Data shown →
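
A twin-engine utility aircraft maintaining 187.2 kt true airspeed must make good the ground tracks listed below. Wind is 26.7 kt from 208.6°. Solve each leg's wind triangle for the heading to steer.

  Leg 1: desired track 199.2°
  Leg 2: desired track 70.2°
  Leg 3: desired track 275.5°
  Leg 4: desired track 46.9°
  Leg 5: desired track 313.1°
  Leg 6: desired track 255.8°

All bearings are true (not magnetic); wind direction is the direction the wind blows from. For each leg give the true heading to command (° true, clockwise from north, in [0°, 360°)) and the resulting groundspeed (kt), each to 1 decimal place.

Leg 1: desired track 199.2°; wind correction +1.3° → command heading 200.5°, groundspeed 160.8 kt
Leg 2: desired track 70.2°; wind correction +5.4° → command heading 75.6°, groundspeed 206.3 kt
Leg 3: desired track 275.5°; wind correction -7.5° → command heading 268.0°, groundspeed 175.1 kt
Leg 4: desired track 46.9°; wind correction +2.6° → command heading 49.5°, groundspeed 212.4 kt
Leg 5: desired track 313.1°; wind correction -7.9° → command heading 305.2°, groundspeed 192.1 kt
Leg 6: desired track 255.8°; wind correction -6.0° → command heading 249.8°, groundspeed 168.0 kt

Leg 1: heading=200.5°, groundspeed=160.8 kt
Leg 2: heading=75.6°, groundspeed=206.3 kt
Leg 3: heading=268.0°, groundspeed=175.1 kt
Leg 4: heading=49.5°, groundspeed=212.4 kt
Leg 5: heading=305.2°, groundspeed=192.1 kt
Leg 6: heading=249.8°, groundspeed=168.0 kt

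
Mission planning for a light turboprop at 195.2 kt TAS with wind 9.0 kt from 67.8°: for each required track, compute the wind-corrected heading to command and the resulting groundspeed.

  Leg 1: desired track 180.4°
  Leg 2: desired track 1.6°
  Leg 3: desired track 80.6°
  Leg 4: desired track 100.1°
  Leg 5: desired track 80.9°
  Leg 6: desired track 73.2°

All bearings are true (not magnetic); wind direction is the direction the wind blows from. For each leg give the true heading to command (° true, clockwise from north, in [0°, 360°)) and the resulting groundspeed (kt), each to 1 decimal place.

Leg 1: heading=178.0°, groundspeed=198.5 kt
Leg 2: heading=4.0°, groundspeed=191.4 kt
Leg 3: heading=80.0°, groundspeed=186.4 kt
Leg 4: heading=98.7°, groundspeed=187.5 kt
Leg 5: heading=80.3°, groundspeed=186.4 kt
Leg 6: heading=73.0°, groundspeed=186.2 kt

Leg 1: desired track 180.4°; wind correction -2.4° → command heading 178.0°, groundspeed 198.5 kt
Leg 2: desired track 1.6°; wind correction +2.4° → command heading 4.0°, groundspeed 191.4 kt
Leg 3: desired track 80.6°; wind correction -0.6° → command heading 80.0°, groundspeed 186.4 kt
Leg 4: desired track 100.1°; wind correction -1.4° → command heading 98.7°, groundspeed 187.5 kt
Leg 5: desired track 80.9°; wind correction -0.6° → command heading 80.3°, groundspeed 186.4 kt
Leg 6: desired track 73.2°; wind correction -0.2° → command heading 73.0°, groundspeed 186.2 kt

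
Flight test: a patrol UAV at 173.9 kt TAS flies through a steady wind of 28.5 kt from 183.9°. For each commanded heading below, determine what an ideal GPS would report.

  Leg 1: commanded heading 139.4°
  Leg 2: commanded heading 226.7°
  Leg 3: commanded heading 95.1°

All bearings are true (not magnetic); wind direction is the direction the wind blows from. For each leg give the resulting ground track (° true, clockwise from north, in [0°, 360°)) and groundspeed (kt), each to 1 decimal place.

Leg 1: track=132.0°, groundspeed=154.9 kt
Leg 2: track=233.9°, groundspeed=154.2 kt
Leg 3: track=85.8°, groundspeed=175.6 kt

Leg 1: heading 139.4°; drift -7.4° → track 132.0°, groundspeed 154.9 kt
Leg 2: heading 226.7°; drift +7.2° → track 233.9°, groundspeed 154.2 kt
Leg 3: heading 95.1°; drift -9.3° → track 85.8°, groundspeed 175.6 kt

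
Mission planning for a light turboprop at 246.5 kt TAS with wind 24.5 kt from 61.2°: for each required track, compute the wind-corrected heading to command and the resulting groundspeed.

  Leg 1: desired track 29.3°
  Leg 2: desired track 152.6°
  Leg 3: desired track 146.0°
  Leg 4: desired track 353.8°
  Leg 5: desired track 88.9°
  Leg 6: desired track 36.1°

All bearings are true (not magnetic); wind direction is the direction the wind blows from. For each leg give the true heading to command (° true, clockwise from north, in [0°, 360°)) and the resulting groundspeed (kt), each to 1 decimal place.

Leg 1: heading=32.3°, groundspeed=225.4 kt
Leg 2: heading=146.9°, groundspeed=245.9 kt
Leg 3: heading=140.3°, groundspeed=243.1 kt
Leg 4: heading=359.1°, groundspeed=236.0 kt
Leg 5: heading=86.3°, groundspeed=224.5 kt
Leg 6: heading=38.5°, groundspeed=224.1 kt

Leg 1: desired track 29.3°; wind correction +3.0° → command heading 32.3°, groundspeed 225.4 kt
Leg 2: desired track 152.6°; wind correction -5.7° → command heading 146.9°, groundspeed 245.9 kt
Leg 3: desired track 146.0°; wind correction -5.7° → command heading 140.3°, groundspeed 243.1 kt
Leg 4: desired track 353.8°; wind correction +5.3° → command heading 359.1°, groundspeed 236.0 kt
Leg 5: desired track 88.9°; wind correction -2.6° → command heading 86.3°, groundspeed 224.5 kt
Leg 6: desired track 36.1°; wind correction +2.4° → command heading 38.5°, groundspeed 224.1 kt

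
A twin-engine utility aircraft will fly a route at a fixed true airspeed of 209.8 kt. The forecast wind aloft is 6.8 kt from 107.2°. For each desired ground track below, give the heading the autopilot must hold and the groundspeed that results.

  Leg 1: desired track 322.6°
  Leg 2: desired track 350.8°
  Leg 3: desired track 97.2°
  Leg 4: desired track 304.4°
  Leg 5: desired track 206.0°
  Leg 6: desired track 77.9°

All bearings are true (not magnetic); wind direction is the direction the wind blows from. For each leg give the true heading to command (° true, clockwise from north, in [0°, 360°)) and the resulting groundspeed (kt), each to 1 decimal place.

Leg 1: desired track 322.6°; wind correction +1.1° → command heading 323.7°, groundspeed 215.3 kt
Leg 2: desired track 350.8°; wind correction +1.7° → command heading 352.5°, groundspeed 212.7 kt
Leg 3: desired track 97.2°; wind correction +0.3° → command heading 97.5°, groundspeed 203.1 kt
Leg 4: desired track 304.4°; wind correction +0.5° → command heading 304.9°, groundspeed 216.3 kt
Leg 5: desired track 206.0°; wind correction -1.8° → command heading 204.2°, groundspeed 210.7 kt
Leg 6: desired track 77.9°; wind correction +0.9° → command heading 78.8°, groundspeed 203.8 kt

Leg 1: heading=323.7°, groundspeed=215.3 kt
Leg 2: heading=352.5°, groundspeed=212.7 kt
Leg 3: heading=97.5°, groundspeed=203.1 kt
Leg 4: heading=304.9°, groundspeed=216.3 kt
Leg 5: heading=204.2°, groundspeed=210.7 kt
Leg 6: heading=78.8°, groundspeed=203.8 kt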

Task goal → Each line above that contains the string "twin" should be copied.

Final answer →
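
A twin-engine utility aircraft maintaining 187.2 kt true airspeed must make good the ground tracks listed below. Wind is 26.7 kt from 208.6°. Solve each leg's wind triangle for the heading to steer.
A twin-engine utility aircraft will fly a route at a fixed true airspeed of 209.8 kt. The forecast wind aloft is 6.8 kt from 107.2°. For each desired ground track below, give the heading the autopilot must hold and the groundspeed that results.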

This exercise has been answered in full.